Stored items
◇ ◇ ◇ ◇
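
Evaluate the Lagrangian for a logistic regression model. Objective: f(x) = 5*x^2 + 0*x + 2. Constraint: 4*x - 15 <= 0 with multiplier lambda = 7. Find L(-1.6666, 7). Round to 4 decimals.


Step 1: Evaluate f(x).
f(-1.6666) = 5*(-1.6666)^2 + 0*(-1.6666) + 2 = 15.8878
Step 2: Evaluate g(x).
g(-1.6666) = 4*-1.6666 - 15 = -21.6664
Step 3: Compute Lagrangian.
L = 15.8878 + 7*-21.6664 = -135.777


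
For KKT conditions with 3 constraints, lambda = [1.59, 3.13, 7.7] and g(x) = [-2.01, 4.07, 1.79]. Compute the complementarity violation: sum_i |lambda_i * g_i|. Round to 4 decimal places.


KKT complementary slackness check:
lambda_1 * g_1 = 1.59 * -2.01 = -3.1959
lambda_2 * g_2 = 3.13 * 4.07 = 12.7391
lambda_3 * g_3 = 7.7 * 1.79 = 13.783
Total violation = 3.1959 + 12.7391 + 13.783 = 29.718


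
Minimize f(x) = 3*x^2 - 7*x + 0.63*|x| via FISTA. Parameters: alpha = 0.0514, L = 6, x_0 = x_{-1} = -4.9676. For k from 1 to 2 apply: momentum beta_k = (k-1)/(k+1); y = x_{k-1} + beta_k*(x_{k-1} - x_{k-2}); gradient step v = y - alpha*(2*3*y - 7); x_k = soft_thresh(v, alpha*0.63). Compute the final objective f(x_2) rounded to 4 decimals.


FISTA on f(x) = 3*x^2 - 7*x + 0.63*|x|
L = 6, alpha = 0.0514
Iteration 1: beta = 0.0, y = -4.9676 + 0.0*(-4.9676 + 4.9676) = -4.9676
  grad(y) = -36.8056, v = y - alpha*grad = -3.0758
  prox(v) = soft_thresh(-3.0758, 0.0324) = -3.0434
Iteration 2: beta = 0.3333, y = -3.0434 + 0.3333*(-3.0434 + 4.9676) = -2.402
  grad(y) = -21.4121, v = y - alpha*grad = -1.3014
  prox(v) = soft_thresh(-1.3014, 0.0324) = -1.2691
f(x_2) = 3*(-1.2691)^2 - 7*(-1.2691) + 0.63*|-1.2691| = 14.5143


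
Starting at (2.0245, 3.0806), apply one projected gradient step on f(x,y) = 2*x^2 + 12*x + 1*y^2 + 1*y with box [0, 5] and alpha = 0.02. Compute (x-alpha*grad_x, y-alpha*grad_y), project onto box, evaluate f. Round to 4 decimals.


Step 1: Compute gradient at (2.0245, 3.0806).
grad_x = 2*2*2.0245 + 12 = 20.098
grad_y = 2*1*3.0806 + 1 = 7.1612
Step 2: Gradient step.
x_raw = 2.0245 - 0.02*20.098 = 1.6225
y_raw = 3.0806 - 0.02*7.1612 = 2.9374
Step 3: Project onto [0, 5].
x_proj = clip(1.6225) = 1.6225
y_proj = clip(2.9374) = 2.9374
Step 4: Evaluate f.
f(1.6225, 2.9374) = 36.3013


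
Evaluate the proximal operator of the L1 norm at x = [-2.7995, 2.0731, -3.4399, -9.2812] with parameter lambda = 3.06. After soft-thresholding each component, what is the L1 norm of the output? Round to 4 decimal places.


Soft-thresholding with lambda = 3.06:
prox(-2.7995) = sign(-2.7995)*max(|-2.7995| - 3.06, 0) = 0.0
prox(2.0731) = sign(2.0731)*max(|2.0731| - 3.06, 0) = 0.0
prox(-3.4399) = sign(-3.4399)*max(|-3.4399| - 3.06, 0) = -0.3799
prox(-9.2812) = sign(-9.2812)*max(|-9.2812| - 3.06, 0) = -6.2212
prox(x) = [0.0, 0.0, -0.3799, -6.2212]
||prox(x)||_1 = 0.0 + 0.0 + 0.3799 + 6.2212 = 6.6011


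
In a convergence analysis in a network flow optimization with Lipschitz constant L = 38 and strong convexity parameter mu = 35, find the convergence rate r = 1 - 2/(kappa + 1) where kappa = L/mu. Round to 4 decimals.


Step 1: Compute the condition number.
kappa = L/mu = 38/35 = 1.0857
Step 2: Compute the convergence rate.
r = 1 - 2/(kappa + 1) = 1 - 2*mu/(L + mu) = (L - mu)/(L + mu) = 3/73 = 0.0411


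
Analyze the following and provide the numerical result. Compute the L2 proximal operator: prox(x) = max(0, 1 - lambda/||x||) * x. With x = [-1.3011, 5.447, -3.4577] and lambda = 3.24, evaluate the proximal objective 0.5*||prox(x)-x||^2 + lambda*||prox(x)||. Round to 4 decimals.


Step 1: Compute ||x||.
||x|| = 6.5817
Step 2: Compute scaling factor.
scale = max(0, 1 - 3.24/6.5817) = 0.5077
Step 3: prox(x) = [-0.6606, 2.7656, -1.7556]
||prox(x)|| = 3.3417
Step 4: Proximal objective.
0.5*||prox-x||^2 = 5.2488
lambda*||prox|| = 10.8271
Total = 16.0758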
◇ ◇ ◇ ◇
Reproduce the line that contains "Analyze the following" and each line after it through the last line of the entries above, exactly; leave out all earlier lines.

_Task answer_
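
Analyze the following and provide the numerical result. Compute the L2 proximal operator: prox(x) = max(0, 1 - lambda/||x||) * x. With x = [-1.3011, 5.447, -3.4577] and lambda = 3.24, evaluate the proximal objective 0.5*||prox(x)-x||^2 + lambda*||prox(x)||. Round to 4 decimals.


Step 1: Compute ||x||.
||x|| = 6.5817
Step 2: Compute scaling factor.
scale = max(0, 1 - 3.24/6.5817) = 0.5077
Step 3: prox(x) = [-0.6606, 2.7656, -1.7556]
||prox(x)|| = 3.3417
Step 4: Proximal objective.
0.5*||prox-x||^2 = 5.2488
lambda*||prox|| = 10.8271
Total = 16.0758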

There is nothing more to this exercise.